WHAT THE TASK ASKS
No record may be left out; print them all verbatim.

Stored items
»»
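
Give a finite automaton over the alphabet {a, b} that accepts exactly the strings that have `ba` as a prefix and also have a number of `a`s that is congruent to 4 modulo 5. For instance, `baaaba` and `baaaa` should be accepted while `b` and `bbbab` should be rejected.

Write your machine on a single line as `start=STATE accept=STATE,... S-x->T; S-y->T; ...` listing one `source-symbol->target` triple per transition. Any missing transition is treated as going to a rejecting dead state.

start=q0; accept=q6; q0-a->q1; q0-b->q2; q1-a->q1; q1-b->q1; q2-a->q3; q2-b->q1; q3-a->q4; q3-b->q3; q4-a->q5; q4-b->q4; q5-a->q6; q5-b->q5; q6-a->q7; q6-b->q6; q7-a->q3; q7-b->q7

Handle the two conditions separately and then intersect. The first has 4 states tracking whether the input so far still matches the prefix `ba`; the second has 5 states tracking the count of `a`s modulo 5. A product state is a pair (one from each), accepting exactly when both do. Equivalent product states are then merged.
With 8 states:
        a   b  
>  q0   q1  q2 
   q1   q1  q1 
   q2   q3  q1 
   q3   q4  q3 
   q4   q5  q4 
   q5   q6  q5 
 * q6   q7  q6 
   q7   q3  q7 
(> = start, * = accepting)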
««
EXERCISE RESPONSE
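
Give a finite automaton over the alphabet {a, b} that accepts exactly the strings that have `ba` as a prefix and also have a number of `a`s that is congruent to 4 modulo 5. For instance, `baaaba` and `baaaa` should be accepted while `b` and `bbbab` should be rejected.

Write your machine on a single line as `start=STATE accept=STATE,... S-x->T; S-y->T; ...` listing one `source-symbol->target` triple per transition. Any missing transition is treated as going to a rejecting dead state.

start=q0; accept=q6; q0-a->q1; q0-b->q2; q1-a->q1; q1-b->q1; q2-a->q3; q2-b->q1; q3-a->q4; q3-b->q3; q4-a->q5; q4-b->q4; q5-a->q6; q5-b->q5; q6-a->q7; q6-b->q6; q7-a->q3; q7-b->q7

Handle the two conditions separately and then intersect. The first has 4 states tracking whether the input so far still matches the prefix `ba`; the second has 5 states tracking the count of `a`s modulo 5. A product state is a pair (one from each), accepting exactly when both do. Equivalent product states are then merged.
With 8 states:
        a   b  
>  q0   q1  q2 
   q1   q1  q1 
   q2   q3  q1 
   q3   q4  q3 
   q4   q5  q4 
   q5   q6  q5 
 * q6   q7  q6 
   q7   q3  q7 
(> = start, * = accepting)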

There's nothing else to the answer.